(Data entries)
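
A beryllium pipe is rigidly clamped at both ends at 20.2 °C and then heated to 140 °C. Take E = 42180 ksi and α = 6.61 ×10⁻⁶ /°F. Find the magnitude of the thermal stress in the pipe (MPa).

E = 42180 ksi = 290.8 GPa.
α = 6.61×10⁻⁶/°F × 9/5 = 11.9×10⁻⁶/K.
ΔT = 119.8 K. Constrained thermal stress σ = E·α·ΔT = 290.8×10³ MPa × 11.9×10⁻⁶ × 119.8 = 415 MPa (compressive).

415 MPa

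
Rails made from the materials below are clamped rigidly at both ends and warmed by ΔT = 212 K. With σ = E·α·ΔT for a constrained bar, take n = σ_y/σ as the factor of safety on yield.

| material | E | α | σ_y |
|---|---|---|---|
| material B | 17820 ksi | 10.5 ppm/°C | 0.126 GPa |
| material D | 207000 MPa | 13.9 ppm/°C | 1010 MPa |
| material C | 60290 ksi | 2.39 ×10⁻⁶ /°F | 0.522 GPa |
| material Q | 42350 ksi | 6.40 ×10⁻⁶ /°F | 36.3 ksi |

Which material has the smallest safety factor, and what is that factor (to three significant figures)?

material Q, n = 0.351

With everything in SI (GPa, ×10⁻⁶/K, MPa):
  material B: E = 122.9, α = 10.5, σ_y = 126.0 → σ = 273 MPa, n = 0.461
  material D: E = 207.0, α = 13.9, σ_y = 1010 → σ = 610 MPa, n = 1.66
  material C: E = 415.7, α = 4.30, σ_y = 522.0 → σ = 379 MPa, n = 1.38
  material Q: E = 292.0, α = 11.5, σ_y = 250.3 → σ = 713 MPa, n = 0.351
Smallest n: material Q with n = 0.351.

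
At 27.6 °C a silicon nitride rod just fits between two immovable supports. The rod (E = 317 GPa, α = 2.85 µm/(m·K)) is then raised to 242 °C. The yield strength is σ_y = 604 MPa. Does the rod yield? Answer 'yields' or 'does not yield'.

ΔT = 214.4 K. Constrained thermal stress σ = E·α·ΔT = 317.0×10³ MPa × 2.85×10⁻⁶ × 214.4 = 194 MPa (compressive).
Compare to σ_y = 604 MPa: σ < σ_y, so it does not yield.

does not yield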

* * *

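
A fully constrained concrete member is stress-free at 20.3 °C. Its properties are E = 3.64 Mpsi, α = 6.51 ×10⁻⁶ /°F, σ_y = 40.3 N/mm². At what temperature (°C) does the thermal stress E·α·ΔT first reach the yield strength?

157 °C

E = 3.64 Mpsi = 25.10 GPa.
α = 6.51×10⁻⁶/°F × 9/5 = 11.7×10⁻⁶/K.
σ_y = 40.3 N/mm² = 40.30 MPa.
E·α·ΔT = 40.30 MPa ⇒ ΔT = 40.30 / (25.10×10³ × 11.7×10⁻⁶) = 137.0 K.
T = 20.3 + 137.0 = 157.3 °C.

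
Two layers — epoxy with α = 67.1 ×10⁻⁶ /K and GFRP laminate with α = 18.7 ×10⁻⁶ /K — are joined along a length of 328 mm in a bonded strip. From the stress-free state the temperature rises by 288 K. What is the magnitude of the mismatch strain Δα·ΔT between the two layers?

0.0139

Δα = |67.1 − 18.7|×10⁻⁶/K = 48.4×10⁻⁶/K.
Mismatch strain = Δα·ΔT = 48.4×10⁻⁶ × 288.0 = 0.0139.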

EXERCISE » Every line above from the line with "0.126 GPa |" to the line with "6.40 ×10⁻⁶ /°F | 36.3 ksi |" is wanted, ends included; write them out exactly and add no other line.

OUTPUT BELOW »
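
| material B | 17820 ksi | 10.5 ppm/°C | 0.126 GPa |
| material D | 207000 MPa | 13.9 ppm/°C | 1010 MPa |
| material C | 60290 ksi | 2.39 ×10⁻⁶ /°F | 0.522 GPa |
| material Q | 42350 ksi | 6.40 ×10⁻⁶ /°F | 36.3 ksi |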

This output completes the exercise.